- EXERCISE INSTRUCTIONS:
Print the data exactly as it is given, please.
======== MATERIAL FOR THE TASK
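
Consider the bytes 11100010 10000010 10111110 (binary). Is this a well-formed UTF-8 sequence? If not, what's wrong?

Leading byte 0xE2 = 11100010 → 3-byte form.
Continuation bytes 0x82=10000010, 0xBE=10111110 all match 10xxxxxx.
Decoded value 0x20BE is ≥ 0x800 (shortest form) and not a surrogate.

valid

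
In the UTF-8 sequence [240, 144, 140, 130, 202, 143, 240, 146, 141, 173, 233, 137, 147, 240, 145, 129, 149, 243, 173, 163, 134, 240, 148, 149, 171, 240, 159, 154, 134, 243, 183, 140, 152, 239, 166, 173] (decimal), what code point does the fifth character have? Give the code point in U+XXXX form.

U+11055

Offset 0: leading byte 0xF0 = 11110000 → 4-byte char #1 = F0 90 8C 82.
Offset 4: leading byte 0xCA = 11001010 → 2-byte char #2 = CA 8F.
Offset 6: leading byte 0xF0 = 11110000 → 4-byte char #3 = F0 92 8D AD.
Offset 10: leading byte 0xE9 = 11101001 → 3-byte char #4 = E9 89 93.
Offset 13: leading byte 0xF0 = 11110000 → 4-byte char #5 = F0 91 81 95.
Leading byte 0xF0 = 11110000 matches 11110xxx → 4-byte sequence.
Byte 1: 0xF0 = 11110000, payload 000 (3 bits).
Byte 2: 0x91 = 10010001 (10xxxxxx ✓), payload 010001.
Byte 3: 0x81 = 10000001 (10xxxxxx ✓), payload 000001.
Byte 4: 0x95 = 10010101 (10xxxxxx ✓), payload 010101.
Concatenate: 000010001000001010101 = 0x11055 (21 bits → U+11055).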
================
- SOLUTION TO THE PROBLEM:
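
Consider the bytes 11100010 10000010 10111110 (binary). Is this a well-formed UTF-8 sequence? If not, what's wrong?

Leading byte 0xE2 = 11100010 → 3-byte form.
Continuation bytes 0x82=10000010, 0xBE=10111110 all match 10xxxxxx.
Decoded value 0x20BE is ≥ 0x800 (shortest form) and not a surrogate.

valid

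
In the UTF-8 sequence [240, 144, 140, 130, 202, 143, 240, 146, 141, 173, 233, 137, 147, 240, 145, 129, 149, 243, 173, 163, 134, 240, 148, 149, 171, 240, 159, 154, 134, 243, 183, 140, 152, 239, 166, 173] (decimal), what code point does the fifth character have? Give the code point in U+XXXX form.

U+11055

Offset 0: leading byte 0xF0 = 11110000 → 4-byte char #1 = F0 90 8C 82.
Offset 4: leading byte 0xCA = 11001010 → 2-byte char #2 = CA 8F.
Offset 6: leading byte 0xF0 = 11110000 → 4-byte char #3 = F0 92 8D AD.
Offset 10: leading byte 0xE9 = 11101001 → 3-byte char #4 = E9 89 93.
Offset 13: leading byte 0xF0 = 11110000 → 4-byte char #5 = F0 91 81 95.
Leading byte 0xF0 = 11110000 matches 11110xxx → 4-byte sequence.
Byte 1: 0xF0 = 11110000, payload 000 (3 bits).
Byte 2: 0x91 = 10010001 (10xxxxxx ✓), payload 010001.
Byte 3: 0x81 = 10000001 (10xxxxxx ✓), payload 000001.
Byte 4: 0x95 = 10010101 (10xxxxxx ✓), payload 010101.
Concatenate: 000010001000001010101 = 0x11055 (21 bits → U+11055).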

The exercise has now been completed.